* Exercise instructions *
Give, as a bare number, the count of lines below that contain "normal".

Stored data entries

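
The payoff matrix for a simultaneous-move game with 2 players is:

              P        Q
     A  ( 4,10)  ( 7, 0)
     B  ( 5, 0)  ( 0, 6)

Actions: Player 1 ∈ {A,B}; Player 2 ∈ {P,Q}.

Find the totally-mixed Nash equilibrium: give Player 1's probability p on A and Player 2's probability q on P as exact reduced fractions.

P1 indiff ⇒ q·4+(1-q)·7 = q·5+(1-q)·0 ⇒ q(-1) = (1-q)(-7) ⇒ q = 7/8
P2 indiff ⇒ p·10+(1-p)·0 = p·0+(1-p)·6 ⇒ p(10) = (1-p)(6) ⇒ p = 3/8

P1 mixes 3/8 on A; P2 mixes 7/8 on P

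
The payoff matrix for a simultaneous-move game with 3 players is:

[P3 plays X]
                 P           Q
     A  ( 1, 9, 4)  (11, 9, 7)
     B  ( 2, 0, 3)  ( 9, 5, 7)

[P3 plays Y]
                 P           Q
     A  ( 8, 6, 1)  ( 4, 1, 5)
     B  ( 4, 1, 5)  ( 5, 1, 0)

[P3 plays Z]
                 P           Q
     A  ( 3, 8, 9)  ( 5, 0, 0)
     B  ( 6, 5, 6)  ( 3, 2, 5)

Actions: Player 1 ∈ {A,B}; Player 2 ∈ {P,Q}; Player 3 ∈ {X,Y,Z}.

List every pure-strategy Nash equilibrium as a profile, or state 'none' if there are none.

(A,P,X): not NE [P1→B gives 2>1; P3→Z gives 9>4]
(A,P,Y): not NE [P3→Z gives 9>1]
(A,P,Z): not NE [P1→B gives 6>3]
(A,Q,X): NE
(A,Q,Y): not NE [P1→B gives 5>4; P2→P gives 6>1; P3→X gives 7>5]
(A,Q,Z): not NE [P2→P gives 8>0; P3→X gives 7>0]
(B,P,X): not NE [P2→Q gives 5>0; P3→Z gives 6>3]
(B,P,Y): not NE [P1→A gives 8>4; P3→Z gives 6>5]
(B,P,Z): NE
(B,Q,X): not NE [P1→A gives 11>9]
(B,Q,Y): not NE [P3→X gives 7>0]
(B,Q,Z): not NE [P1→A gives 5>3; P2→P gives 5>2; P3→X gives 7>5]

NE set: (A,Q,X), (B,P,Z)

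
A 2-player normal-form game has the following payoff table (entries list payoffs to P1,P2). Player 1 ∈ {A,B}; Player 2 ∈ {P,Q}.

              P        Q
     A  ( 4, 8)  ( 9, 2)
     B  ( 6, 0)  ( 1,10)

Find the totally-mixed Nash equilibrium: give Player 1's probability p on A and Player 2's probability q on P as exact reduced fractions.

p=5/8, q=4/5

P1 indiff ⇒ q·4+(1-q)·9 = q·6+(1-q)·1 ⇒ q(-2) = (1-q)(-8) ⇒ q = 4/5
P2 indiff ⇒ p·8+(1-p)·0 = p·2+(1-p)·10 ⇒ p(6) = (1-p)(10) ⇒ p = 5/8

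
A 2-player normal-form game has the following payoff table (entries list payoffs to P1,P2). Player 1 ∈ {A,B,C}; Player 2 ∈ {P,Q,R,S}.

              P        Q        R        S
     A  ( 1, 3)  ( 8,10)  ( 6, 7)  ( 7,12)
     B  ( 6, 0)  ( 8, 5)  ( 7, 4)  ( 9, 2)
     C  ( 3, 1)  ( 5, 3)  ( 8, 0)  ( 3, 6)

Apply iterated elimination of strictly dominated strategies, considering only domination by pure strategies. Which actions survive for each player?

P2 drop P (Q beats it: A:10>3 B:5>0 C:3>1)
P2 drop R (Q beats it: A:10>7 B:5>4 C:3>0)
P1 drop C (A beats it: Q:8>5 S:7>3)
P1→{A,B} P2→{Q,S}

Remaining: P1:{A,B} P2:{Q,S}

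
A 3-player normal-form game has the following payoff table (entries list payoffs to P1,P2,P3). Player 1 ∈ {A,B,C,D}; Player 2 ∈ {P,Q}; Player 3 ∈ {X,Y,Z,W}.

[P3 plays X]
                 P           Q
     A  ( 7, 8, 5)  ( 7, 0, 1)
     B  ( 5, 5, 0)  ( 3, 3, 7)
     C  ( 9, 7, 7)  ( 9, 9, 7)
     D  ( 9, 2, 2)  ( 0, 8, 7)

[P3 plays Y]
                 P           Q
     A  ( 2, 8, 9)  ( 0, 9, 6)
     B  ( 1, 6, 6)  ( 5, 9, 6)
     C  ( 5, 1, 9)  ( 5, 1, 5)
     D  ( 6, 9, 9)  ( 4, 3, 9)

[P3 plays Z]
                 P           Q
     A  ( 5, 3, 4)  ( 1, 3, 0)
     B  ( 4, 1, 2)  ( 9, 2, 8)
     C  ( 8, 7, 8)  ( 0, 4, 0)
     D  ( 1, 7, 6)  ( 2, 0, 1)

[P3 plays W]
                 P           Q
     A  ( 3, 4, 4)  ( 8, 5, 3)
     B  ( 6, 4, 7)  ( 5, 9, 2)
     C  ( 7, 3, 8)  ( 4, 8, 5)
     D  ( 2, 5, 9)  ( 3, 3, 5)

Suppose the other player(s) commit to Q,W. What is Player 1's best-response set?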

==

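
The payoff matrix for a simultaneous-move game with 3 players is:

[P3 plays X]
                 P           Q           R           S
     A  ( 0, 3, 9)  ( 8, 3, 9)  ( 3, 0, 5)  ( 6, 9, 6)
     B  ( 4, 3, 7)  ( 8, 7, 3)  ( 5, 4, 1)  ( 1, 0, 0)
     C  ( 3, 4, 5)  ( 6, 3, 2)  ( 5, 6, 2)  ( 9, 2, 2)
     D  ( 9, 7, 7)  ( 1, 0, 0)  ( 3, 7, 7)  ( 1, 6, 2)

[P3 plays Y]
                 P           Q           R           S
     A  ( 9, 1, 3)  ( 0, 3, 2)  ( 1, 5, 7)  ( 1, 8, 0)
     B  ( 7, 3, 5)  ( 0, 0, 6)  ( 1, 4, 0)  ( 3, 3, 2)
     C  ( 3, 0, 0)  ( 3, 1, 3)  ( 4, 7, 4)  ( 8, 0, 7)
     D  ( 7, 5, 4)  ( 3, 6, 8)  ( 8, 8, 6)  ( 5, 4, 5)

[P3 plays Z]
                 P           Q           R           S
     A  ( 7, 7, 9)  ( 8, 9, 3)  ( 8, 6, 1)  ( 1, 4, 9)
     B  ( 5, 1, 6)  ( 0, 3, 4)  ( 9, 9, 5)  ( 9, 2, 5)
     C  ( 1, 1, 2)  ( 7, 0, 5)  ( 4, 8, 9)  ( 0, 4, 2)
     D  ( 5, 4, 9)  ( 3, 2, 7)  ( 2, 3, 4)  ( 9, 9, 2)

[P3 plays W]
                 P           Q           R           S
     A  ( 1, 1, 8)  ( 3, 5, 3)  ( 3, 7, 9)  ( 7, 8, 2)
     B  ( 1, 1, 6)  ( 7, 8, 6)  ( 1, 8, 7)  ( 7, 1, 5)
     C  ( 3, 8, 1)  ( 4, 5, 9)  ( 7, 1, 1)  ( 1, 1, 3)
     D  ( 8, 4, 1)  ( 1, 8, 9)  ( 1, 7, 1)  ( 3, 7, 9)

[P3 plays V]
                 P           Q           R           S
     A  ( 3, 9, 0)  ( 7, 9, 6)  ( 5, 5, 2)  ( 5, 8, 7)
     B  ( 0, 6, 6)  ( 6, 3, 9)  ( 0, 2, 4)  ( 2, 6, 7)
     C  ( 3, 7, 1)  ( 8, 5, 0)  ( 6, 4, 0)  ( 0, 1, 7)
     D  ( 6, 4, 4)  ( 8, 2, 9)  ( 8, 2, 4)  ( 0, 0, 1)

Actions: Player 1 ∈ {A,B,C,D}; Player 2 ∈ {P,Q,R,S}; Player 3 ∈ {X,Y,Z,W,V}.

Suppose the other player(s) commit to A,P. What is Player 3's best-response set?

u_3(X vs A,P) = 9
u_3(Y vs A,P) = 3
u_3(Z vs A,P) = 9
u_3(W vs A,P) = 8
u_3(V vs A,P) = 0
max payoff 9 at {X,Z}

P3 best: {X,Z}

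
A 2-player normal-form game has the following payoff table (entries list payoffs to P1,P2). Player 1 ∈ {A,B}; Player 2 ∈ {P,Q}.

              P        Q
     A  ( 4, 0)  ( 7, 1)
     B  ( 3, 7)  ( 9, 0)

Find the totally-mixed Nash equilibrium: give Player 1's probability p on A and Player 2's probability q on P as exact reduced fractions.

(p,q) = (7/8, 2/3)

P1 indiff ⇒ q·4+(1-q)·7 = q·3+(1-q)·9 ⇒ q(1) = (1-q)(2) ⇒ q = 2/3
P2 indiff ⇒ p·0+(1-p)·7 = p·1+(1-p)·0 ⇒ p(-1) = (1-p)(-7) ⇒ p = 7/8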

* Answer box *
4